## RECORDS SUPPLIED
+ + + + +
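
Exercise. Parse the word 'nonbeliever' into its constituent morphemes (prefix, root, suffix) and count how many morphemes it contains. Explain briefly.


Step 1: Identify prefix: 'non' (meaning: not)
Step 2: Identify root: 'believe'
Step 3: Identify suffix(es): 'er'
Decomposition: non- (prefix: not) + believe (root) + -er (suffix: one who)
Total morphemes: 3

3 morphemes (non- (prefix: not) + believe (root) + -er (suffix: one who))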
+ + + + +
## REQUIREMENT
Retype every line of the data, keeping each one exactly as it is.

## EXERCISE ANSWER
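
Exercise. Parse the word 'nonbeliever' into its constituent morphemes (prefix, root, suffix) and count how many morphemes it contains. Explain briefly.


Step 1: Identify prefix: 'non' (meaning: not)
Step 2: Identify root: 'believe'
Step 3: Identify suffix(es): 'er'
Decomposition: non- (prefix: not) + believe (root) + -er (suffix: one who)
Total morphemes: 3

3 morphemes (non- (prefix: not) + believe (root) + -er (suffix: one who))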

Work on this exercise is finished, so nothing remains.